- Task statement -
Transcribe, word for word and with nothing extra, the line containing "Using only respondents" and each line that comes after it in the entries.

========

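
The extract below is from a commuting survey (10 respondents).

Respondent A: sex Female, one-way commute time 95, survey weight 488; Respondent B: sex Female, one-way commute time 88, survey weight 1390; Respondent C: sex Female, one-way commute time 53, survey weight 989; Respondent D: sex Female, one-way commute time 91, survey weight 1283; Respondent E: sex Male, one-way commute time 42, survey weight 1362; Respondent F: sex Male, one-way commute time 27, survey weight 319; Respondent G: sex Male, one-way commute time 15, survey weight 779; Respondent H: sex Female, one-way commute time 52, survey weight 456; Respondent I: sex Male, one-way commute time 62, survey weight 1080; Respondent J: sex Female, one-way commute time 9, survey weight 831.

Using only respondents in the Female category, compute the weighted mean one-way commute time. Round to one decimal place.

67.9

Female rows: A, B, C, D, H, J
Weighted sum = 369041
Sum of weights = 488 + 1390 + 989 + 1283 + 456 + 831 = 5437
Weighted mean = 369041 / 5437 = 67.875851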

========

- Completed exercise -
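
Using only respondents in the Female category, compute the weighted mean one-way commute time. Round to one decimal place.

67.9

Female rows: A, B, C, D, H, J
Weighted sum = 369041
Sum of weights = 488 + 1390 + 989 + 1283 + 456 + 831 = 5437
Weighted mean = 369041 / 5437 = 67.875851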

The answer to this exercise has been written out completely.